= INSTRUCTIONS FOR THE TASK =
Please print each of the entries below exactly.

= RECORDS FOR THIS TASK =
------------------------------------------------------------
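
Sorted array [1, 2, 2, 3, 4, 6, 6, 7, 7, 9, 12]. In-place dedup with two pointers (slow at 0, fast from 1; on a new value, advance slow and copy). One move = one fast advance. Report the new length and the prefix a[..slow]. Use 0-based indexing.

length 8; prefix = [1, 2, 3, 4, 6, 7, 9, 12]

slow=0 fast=1: a[fast]=2≠a[slow]=1 write a[1]=2, slow++,fast++
slow=1 fast=2: a[fast]=2=a[slow] dup, fast++
slow=1 fast=3: a[fast]=3≠a[slow]=2 write a[2]=3, slow++,fast++
slow=2 fast=4: a[fast]=4≠a[slow]=3 write a[3]=4, slow++,fast++
slow=3 fast=5: a[fast]=6≠a[slow]=4 write a[4]=6, slow++,fast++
slow=4 fast=6: a[fast]=6=a[slow] dup, fast++
slow=4 fast=7: a[fast]=7≠a[slow]=6 write a[5]=7, slow++,fast++
slow=5 fast=8: a[fast]=7=a[slow] dup, fast++
slow=5 fast=9: a[fast]=9≠a[slow]=7 write a[6]=9, slow++,fast++
slow=6 fast=10: a[fast]=12≠a[slow]=9 write a[7]=12, slow++,fast++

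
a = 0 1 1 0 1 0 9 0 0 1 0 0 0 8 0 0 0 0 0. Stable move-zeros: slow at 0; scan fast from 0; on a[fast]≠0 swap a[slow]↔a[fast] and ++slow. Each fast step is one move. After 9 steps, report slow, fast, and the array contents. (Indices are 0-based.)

slow=0 fast=0: a[fast]=0, fast++
slow=0 fast=1: a[fast]=1≠0 swap→a[0]=1, slow++,fast++
slow=1 fast=2: a[fast]=1≠0 swap→a[1]=1, slow++,fast++
slow=2 fast=3: a[fast]=0, fast++
slow=2 fast=4: a[fast]=1≠0 swap→a[2]=1, slow++,fast++
slow=3 fast=5: a[fast]=0, fast++
slow=3 fast=6: a[fast]=9≠0 swap→a[3]=9, slow++,fast++
slow=4 fast=7: a[fast]=0, fast++
slow=4 fast=8: a[fast]=0, fast++

slow=4, fast=9, a=[1, 1, 1, 9, 0, 0, 0, 0, 0, 1, 0, 0, 0, 8, 0, 0, 0, 0, 0]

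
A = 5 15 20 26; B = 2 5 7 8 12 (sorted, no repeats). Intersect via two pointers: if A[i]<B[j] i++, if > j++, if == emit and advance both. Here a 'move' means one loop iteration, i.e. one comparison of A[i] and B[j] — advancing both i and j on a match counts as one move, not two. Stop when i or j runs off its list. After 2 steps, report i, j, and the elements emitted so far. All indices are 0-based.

i=1, j=2, emitted=[5]

i=0 j=0: 5>2, j++
i=0 j=1: 5==5 emit, i++,j++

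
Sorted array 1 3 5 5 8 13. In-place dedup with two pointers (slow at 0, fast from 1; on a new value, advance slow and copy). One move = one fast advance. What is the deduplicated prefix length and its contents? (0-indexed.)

length 5; prefix = [1, 3, 5, 8, 13]

slow=0 fast=1: a[fast]=3≠a[slow]=1 write a[1]=3, slow++,fast++
slow=1 fast=2: a[fast]=5≠a[slow]=3 write a[2]=5, slow++,fast++
slow=2 fast=3: a[fast]=5=a[slow] dup, fast++
slow=2 fast=4: a[fast]=8≠a[slow]=5 write a[3]=8, slow++,fast++
slow=3 fast=5: a[fast]=13≠a[slow]=8 write a[4]=13, slow++,fast++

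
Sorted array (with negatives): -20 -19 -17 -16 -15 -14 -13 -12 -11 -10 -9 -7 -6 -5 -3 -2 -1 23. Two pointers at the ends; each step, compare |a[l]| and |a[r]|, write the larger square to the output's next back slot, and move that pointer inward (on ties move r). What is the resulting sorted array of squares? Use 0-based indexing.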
------------------------------------------------------------
= RESULT FOR THIS TASK =
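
Sorted array [1, 2, 2, 3, 4, 6, 6, 7, 7, 9, 12]. In-place dedup with two pointers (slow at 0, fast from 1; on a new value, advance slow and copy). One move = one fast advance. Report the new length and the prefix a[..slow]. Use 0-based indexing.

length 8; prefix = [1, 2, 3, 4, 6, 7, 9, 12]

slow=0 fast=1: a[fast]=2≠a[slow]=1 write a[1]=2, slow++,fast++
slow=1 fast=2: a[fast]=2=a[slow] dup, fast++
slow=1 fast=3: a[fast]=3≠a[slow]=2 write a[2]=3, slow++,fast++
slow=2 fast=4: a[fast]=4≠a[slow]=3 write a[3]=4, slow++,fast++
slow=3 fast=5: a[fast]=6≠a[slow]=4 write a[4]=6, slow++,fast++
slow=4 fast=6: a[fast]=6=a[slow] dup, fast++
slow=4 fast=7: a[fast]=7≠a[slow]=6 write a[5]=7, slow++,fast++
slow=5 fast=8: a[fast]=7=a[slow] dup, fast++
slow=5 fast=9: a[fast]=9≠a[slow]=7 write a[6]=9, slow++,fast++
slow=6 fast=10: a[fast]=12≠a[slow]=9 write a[7]=12, slow++,fast++

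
a = 0 1 1 0 1 0 9 0 0 1 0 0 0 8 0 0 0 0 0. Stable move-zeros: slow at 0; scan fast from 0; on a[fast]≠0 swap a[slow]↔a[fast] and ++slow. Each fast step is one move. After 9 steps, report slow, fast, and the array contents. (Indices are 0-based.)

slow=0 fast=0: a[fast]=0, fast++
slow=0 fast=1: a[fast]=1≠0 swap→a[0]=1, slow++,fast++
slow=1 fast=2: a[fast]=1≠0 swap→a[1]=1, slow++,fast++
slow=2 fast=3: a[fast]=0, fast++
slow=2 fast=4: a[fast]=1≠0 swap→a[2]=1, slow++,fast++
slow=3 fast=5: a[fast]=0, fast++
slow=3 fast=6: a[fast]=9≠0 swap→a[3]=9, slow++,fast++
slow=4 fast=7: a[fast]=0, fast++
slow=4 fast=8: a[fast]=0, fast++

slow=4, fast=9, a=[1, 1, 1, 9, 0, 0, 0, 0, 0, 1, 0, 0, 0, 8, 0, 0, 0, 0, 0]

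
A = 5 15 20 26; B = 2 5 7 8 12 (sorted, no repeats). Intersect via two pointers: if A[i]<B[j] i++, if > j++, if == emit and advance both. Here a 'move' means one loop iteration, i.e. one comparison of A[i] and B[j] — advancing both i and j on a match counts as one move, not two. Stop when i or j runs off its list. After 2 steps, report i, j, and the elements emitted so far. All indices are 0-based.

i=1, j=2, emitted=[5]

i=0 j=0: 5>2, j++
i=0 j=1: 5==5 emit, i++,j++

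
Sorted array 1 3 5 5 8 13. In-place dedup with two pointers (slow at 0, fast from 1; on a new value, advance slow and copy). One move = one fast advance. What is the deduplicated prefix length and its contents? (0-indexed.)

length 5; prefix = [1, 3, 5, 8, 13]

slow=0 fast=1: a[fast]=3≠a[slow]=1 write a[1]=3, slow++,fast++
slow=1 fast=2: a[fast]=5≠a[slow]=3 write a[2]=5, slow++,fast++
slow=2 fast=3: a[fast]=5=a[slow] dup, fast++
slow=2 fast=4: a[fast]=8≠a[slow]=5 write a[3]=8, slow++,fast++
slow=3 fast=5: a[fast]=13≠a[slow]=8 write a[4]=13, slow++,fast++

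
Sorted array (with negatives): -20 -19 -17 -16 -15 -14 -13 -12 -11 -10 -9 -7 -6 -5 -3 -2 -1 23. Two pointers at the ends; each step, compare |a[l]| and |a[r]|, write the larger square to the output's next back slot, and move that pointer inward (on ties move r). What is the resulting sorted array of squares? Use 0-based indexing.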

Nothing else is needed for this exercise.